## HOW TO COMPLETE THIS TASK
Each record that follows should be reproduced in full, character for character.

## SOURCE DATA
'''

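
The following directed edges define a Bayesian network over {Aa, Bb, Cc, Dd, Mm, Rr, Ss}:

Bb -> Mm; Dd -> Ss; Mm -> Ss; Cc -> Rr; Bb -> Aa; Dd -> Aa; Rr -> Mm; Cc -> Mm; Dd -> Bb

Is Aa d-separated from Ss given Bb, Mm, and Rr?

We examine all 4 paths between Aa and Ss:
  1. Aa ← Dd → Bb → Mm → Ss — Dd:fork[open]; Bb:chain[blocks]; Mm:chain[blocks] ⇒ blocked
  2. Aa ← Dd → Ss — Dd:fork[open] ⇒ active
  3. Aa ← Bb → Mm → Ss — Bb:fork[blocks]; Mm:chain[blocks] ⇒ blocked
  4. Aa ← Bb ← Dd → Ss — Bb:chain[blocks]; Dd:fork[open] ⇒ blocked
Since the path Aa ← Dd → Ss is active, Aa and Ss are not d-separated given {Bb, Mm, Rr}.

No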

'''

## RESPONSE TO THE TASK
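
The following directed edges define a Bayesian network over {Aa, Bb, Cc, Dd, Mm, Rr, Ss}:

Bb -> Mm; Dd -> Ss; Mm -> Ss; Cc -> Rr; Bb -> Aa; Dd -> Aa; Rr -> Mm; Cc -> Mm; Dd -> Bb

Is Aa d-separated from Ss given Bb, Mm, and Rr?

We examine all 4 paths between Aa and Ss:
  1. Aa ← Dd → Bb → Mm → Ss — Dd:fork[open]; Bb:chain[blocks]; Mm:chain[blocks] ⇒ blocked
  2. Aa ← Dd → Ss — Dd:fork[open] ⇒ active
  3. Aa ← Bb → Mm → Ss — Bb:fork[blocks]; Mm:chain[blocks] ⇒ blocked
  4. Aa ← Bb ← Dd → Ss — Bb:chain[blocks]; Dd:fork[open] ⇒ blocked
Since the path Aa ← Dd → Ss is active, Aa and Ss are not d-separated given {Bb, Mm, Rr}.

No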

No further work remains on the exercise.